*Task to complete*.
Take every line from the records below that includes the word "better".

(Dataset entries)
+ + + + + + +
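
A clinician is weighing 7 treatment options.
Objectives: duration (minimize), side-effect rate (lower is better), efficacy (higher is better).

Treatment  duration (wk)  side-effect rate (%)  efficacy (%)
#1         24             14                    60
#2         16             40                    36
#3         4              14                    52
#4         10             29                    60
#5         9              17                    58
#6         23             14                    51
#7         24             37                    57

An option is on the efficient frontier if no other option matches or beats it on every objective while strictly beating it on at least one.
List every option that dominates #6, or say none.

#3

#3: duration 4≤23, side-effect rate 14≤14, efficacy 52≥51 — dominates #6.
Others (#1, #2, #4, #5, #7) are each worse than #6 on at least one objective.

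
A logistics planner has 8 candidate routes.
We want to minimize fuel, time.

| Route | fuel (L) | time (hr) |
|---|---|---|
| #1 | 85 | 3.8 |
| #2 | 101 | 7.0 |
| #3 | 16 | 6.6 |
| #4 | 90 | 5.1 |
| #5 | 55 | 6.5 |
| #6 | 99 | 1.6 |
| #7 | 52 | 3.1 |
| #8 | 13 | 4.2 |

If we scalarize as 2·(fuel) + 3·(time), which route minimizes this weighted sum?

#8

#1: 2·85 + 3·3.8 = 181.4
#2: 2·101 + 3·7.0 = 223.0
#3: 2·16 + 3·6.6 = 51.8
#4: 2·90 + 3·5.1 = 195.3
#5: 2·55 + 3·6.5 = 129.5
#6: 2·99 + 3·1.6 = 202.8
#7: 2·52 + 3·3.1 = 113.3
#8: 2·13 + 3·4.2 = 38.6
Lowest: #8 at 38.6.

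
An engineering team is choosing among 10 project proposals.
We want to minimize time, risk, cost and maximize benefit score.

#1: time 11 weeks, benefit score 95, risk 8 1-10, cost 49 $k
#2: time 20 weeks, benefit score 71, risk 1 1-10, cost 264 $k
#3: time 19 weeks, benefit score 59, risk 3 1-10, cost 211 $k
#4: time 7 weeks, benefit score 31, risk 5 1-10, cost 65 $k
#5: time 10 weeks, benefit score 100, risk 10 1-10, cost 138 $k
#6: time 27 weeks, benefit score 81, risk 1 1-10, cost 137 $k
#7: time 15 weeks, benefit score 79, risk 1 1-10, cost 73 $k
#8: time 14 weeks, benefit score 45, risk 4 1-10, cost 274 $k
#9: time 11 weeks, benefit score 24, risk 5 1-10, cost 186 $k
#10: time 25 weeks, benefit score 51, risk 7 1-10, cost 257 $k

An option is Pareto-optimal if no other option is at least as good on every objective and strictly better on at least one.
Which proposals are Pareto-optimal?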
+ + + + + + +
*Response to the exercise*.
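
Objectives: duration (minimize), side-effect rate (lower is better), efficacy (higher is better).
An option is Pareto-optimal if no other option is at least as good on every objective and strictly better on at least one.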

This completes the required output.